What the task requires -> Every entry in the listing below has to be given again exactly.

Records for this task ->
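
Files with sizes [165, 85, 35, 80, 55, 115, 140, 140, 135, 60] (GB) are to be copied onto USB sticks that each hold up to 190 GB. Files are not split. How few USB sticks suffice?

6

Total = 165 + 140 + 140 + 135 + 115 + 85 + 80 + 60 + 55 + 35 = 1010 GB.
Lower bound: ⌈1010/190⌉ = 6 USB sticks.
A packing using 6 USB sticks:
  USB stick 1: 165 = 165
  USB stick 2: 140 + 35 = 175
  USB stick 3: 140 = 140
  USB stick 4: 135 + 55 = 190
  USB stick 5: 115 + 60 = 175
  USB stick 6: 85 + 80 = 165
This matches the lower bound, so 6 is optimal.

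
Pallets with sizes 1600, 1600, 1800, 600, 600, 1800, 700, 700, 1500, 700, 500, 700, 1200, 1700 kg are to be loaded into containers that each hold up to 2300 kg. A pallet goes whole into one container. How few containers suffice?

8

Total = 1800 + 1800 + 1700 + 1600 + 1600 + 1500 + 1200 + 700 + 700 + 700 + 700 + 600 + 600 + 500 = 15700 kg.
Lower bound: ⌈15700/2300⌉ = 7 containers.
A packing using 8 containers:
  container 1: 1800 + 500 = 2300
  container 2: 1800 = 1800
  container 3: 1700 + 600 = 2300
  container 4: 1600 + 700 = 2300
  container 5: 1600 + 700 = 2300
  container 6: 1500 + 700 = 2200
  container 7: 1200 + 700 = 1900
  container 8: 600 = 600
No arrangement into 7 containers stays within capacity, so 8 is optimal.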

Output of the task ->
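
Files with sizes [165, 85, 35, 80, 55, 115, 140, 140, 135, 60] (GB) are to be copied onto USB sticks that each hold up to 190 GB. Files are not split. How few USB sticks suffice?

6

Total = 165 + 140 + 140 + 135 + 115 + 85 + 80 + 60 + 55 + 35 = 1010 GB.
Lower bound: ⌈1010/190⌉ = 6 USB sticks.
A packing using 6 USB sticks:
  USB stick 1: 165 = 165
  USB stick 2: 140 + 35 = 175
  USB stick 3: 140 = 140
  USB stick 4: 135 + 55 = 190
  USB stick 5: 115 + 60 = 175
  USB stick 6: 85 + 80 = 165
This matches the lower bound, so 6 is optimal.

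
Pallets with sizes 1600, 1600, 1800, 600, 600, 1800, 700, 700, 1500, 700, 500, 700, 1200, 1700 kg are to be loaded into containers that each hold up to 2300 kg. A pallet goes whole into one container. How few containers suffice?

8

Total = 1800 + 1800 + 1700 + 1600 + 1600 + 1500 + 1200 + 700 + 700 + 700 + 700 + 600 + 600 + 500 = 15700 kg.
Lower bound: ⌈15700/2300⌉ = 7 containers.
A packing using 8 containers:
  container 1: 1800 + 500 = 2300
  container 2: 1800 = 1800
  container 3: 1700 + 600 = 2300
  container 4: 1600 + 700 = 2300
  container 5: 1600 + 700 = 2300
  container 6: 1500 + 700 = 2200
  container 7: 1200 + 700 = 1900
  container 8: 600 = 600
No arrangement into 7 containers stays within capacity, so 8 is optimal.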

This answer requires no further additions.